• **Task statement**: Starting at the line with "Write 252z⁴ - 175z²a²", repeat every line exactly until the records end, including the last one.

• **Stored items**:
Segment Open

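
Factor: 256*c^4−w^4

(4*c)⁴ − (w)⁴ = ((4*c)² − (w)²)((4*c)² + (w)²); the first factor splits again, the second (16*c^2+w^2) is irreducible.

(4*c+w)*(4*c−w)*(16*c^2+w^2)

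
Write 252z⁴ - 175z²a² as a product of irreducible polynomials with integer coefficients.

7z²(6z - 5a)(6z + 5a)

Every term has a factor of 7z². Then 36z² - 25a² = (6z)² − (5a)².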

Segment Closed

• **Task result**:
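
Write 252z⁴ - 175z²a² as a product of irreducible polynomials with integer coefficients.

7z²(6z - 5a)(6z + 5a)

Every term has a factor of 7z². Then 36z² - 25a² = (6z)² − (5a)².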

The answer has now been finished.